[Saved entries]
╭──

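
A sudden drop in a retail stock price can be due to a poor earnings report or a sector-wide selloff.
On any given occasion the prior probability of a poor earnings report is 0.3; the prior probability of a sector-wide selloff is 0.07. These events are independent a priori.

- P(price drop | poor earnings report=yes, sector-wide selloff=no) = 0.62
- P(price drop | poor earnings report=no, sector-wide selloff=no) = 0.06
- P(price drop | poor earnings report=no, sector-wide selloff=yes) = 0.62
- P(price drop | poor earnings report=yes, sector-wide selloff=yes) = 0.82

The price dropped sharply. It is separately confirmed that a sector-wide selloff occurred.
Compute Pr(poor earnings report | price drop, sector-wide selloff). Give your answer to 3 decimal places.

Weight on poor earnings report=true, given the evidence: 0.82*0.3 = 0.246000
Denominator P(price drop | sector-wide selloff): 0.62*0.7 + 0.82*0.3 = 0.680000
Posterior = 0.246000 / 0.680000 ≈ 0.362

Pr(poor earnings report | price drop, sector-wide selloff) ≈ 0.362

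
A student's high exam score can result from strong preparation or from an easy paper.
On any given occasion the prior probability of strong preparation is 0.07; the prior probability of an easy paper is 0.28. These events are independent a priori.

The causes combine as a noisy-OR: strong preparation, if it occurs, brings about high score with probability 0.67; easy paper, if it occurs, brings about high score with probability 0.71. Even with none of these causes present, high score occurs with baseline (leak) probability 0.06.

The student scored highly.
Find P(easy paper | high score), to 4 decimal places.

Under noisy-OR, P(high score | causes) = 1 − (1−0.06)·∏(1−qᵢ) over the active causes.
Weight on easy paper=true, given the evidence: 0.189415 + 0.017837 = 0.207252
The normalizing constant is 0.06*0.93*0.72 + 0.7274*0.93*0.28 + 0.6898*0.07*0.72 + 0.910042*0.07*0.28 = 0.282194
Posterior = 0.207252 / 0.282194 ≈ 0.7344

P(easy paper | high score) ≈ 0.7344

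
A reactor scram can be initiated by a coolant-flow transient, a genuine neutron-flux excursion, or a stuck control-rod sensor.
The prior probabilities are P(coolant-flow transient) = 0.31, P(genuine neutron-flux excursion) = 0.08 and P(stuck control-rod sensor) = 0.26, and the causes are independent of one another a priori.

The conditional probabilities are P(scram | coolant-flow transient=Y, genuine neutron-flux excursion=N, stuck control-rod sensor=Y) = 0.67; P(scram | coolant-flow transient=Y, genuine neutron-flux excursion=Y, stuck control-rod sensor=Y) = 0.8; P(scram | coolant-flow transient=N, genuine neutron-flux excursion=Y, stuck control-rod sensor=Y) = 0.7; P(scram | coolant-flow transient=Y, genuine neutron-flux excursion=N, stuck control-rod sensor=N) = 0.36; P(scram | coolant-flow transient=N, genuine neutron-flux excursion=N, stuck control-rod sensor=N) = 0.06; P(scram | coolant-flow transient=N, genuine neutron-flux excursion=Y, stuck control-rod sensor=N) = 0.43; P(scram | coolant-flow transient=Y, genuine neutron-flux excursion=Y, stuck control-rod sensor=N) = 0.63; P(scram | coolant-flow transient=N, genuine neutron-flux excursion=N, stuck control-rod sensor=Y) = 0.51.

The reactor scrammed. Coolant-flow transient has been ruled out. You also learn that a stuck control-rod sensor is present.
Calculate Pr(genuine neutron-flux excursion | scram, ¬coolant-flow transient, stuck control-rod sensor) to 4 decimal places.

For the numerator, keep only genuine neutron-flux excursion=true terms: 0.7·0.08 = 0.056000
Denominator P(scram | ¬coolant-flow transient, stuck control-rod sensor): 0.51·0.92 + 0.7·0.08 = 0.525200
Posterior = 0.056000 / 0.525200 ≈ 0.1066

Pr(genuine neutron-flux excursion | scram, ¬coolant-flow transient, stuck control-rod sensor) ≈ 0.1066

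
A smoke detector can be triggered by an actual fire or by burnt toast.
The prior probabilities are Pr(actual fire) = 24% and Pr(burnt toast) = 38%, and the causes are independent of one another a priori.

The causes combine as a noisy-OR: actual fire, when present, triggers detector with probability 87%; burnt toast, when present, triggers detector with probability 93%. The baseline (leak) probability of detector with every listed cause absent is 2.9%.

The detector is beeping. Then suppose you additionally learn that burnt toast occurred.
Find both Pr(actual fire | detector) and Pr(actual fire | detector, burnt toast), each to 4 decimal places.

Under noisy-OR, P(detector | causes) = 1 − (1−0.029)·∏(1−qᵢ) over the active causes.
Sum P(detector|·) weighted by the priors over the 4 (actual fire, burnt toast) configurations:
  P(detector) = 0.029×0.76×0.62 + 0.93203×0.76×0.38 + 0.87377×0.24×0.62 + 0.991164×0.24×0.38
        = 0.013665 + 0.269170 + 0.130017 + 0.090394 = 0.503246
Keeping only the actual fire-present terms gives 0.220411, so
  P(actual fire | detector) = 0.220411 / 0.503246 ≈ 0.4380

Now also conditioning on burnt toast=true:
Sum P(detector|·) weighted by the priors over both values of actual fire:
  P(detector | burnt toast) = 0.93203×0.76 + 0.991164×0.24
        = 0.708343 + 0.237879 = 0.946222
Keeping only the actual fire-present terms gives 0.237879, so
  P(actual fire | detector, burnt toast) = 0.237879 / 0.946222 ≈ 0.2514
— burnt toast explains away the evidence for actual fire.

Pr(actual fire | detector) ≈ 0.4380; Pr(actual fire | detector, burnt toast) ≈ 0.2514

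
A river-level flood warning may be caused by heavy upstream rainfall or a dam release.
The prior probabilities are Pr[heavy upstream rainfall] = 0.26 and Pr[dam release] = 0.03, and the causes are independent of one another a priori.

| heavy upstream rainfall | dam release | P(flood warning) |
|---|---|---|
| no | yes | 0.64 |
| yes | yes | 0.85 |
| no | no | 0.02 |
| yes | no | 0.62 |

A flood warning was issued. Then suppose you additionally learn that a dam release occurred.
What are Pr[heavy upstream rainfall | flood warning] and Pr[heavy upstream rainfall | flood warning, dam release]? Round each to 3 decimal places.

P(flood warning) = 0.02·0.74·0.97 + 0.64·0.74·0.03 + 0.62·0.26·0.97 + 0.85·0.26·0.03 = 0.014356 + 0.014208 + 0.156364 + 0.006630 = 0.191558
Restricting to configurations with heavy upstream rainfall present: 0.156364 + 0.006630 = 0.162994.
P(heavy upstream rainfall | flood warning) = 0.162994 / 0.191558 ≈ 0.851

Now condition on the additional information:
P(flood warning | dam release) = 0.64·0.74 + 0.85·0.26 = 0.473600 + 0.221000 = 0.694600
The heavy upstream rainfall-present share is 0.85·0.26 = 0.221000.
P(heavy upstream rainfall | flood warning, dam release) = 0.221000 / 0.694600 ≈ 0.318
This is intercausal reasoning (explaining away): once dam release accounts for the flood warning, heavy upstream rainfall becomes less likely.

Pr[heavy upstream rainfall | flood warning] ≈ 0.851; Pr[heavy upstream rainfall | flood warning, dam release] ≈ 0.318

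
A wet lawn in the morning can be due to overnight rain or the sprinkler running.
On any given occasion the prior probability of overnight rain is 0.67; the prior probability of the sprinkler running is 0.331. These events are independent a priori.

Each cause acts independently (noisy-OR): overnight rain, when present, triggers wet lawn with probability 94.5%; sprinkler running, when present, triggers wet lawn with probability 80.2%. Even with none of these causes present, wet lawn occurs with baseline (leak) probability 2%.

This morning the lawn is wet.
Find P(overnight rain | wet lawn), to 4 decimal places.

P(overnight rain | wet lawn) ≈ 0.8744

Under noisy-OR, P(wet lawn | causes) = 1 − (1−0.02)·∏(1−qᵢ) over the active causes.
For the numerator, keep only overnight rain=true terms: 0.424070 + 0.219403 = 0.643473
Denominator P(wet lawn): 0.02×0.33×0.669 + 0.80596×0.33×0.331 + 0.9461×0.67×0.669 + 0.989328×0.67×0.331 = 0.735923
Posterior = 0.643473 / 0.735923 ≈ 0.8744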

╰──

YOUR OBJECTIVE =
The lines needed are the ones from the first line of the entries through the line that contains "A student's high", given again without any change.

ANSWER FOR THIS EXERCISE =
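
A sudden drop in a retail stock price can be due to a poor earnings report or a sector-wide selloff.
On any given occasion the prior probability of a poor earnings report is 0.3; the prior probability of a sector-wide selloff is 0.07. These events are independent a priori.

- P(price drop | poor earnings report=yes, sector-wide selloff=no) = 0.62
- P(price drop | poor earnings report=no, sector-wide selloff=no) = 0.06
- P(price drop | poor earnings report=no, sector-wide selloff=yes) = 0.62
- P(price drop | poor earnings report=yes, sector-wide selloff=yes) = 0.82

The price dropped sharply. It is separately confirmed that a sector-wide selloff occurred.
Compute Pr(poor earnings report | price drop, sector-wide selloff). Give your answer to 3 decimal places.

Weight on poor earnings report=true, given the evidence: 0.82*0.3 = 0.246000
Denominator P(price drop | sector-wide selloff): 0.62*0.7 + 0.82*0.3 = 0.680000
Posterior = 0.246000 / 0.680000 ≈ 0.362

Pr(poor earnings report | price drop, sector-wide selloff) ≈ 0.362

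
A student's high exam score can result from strong preparation or from an easy paper.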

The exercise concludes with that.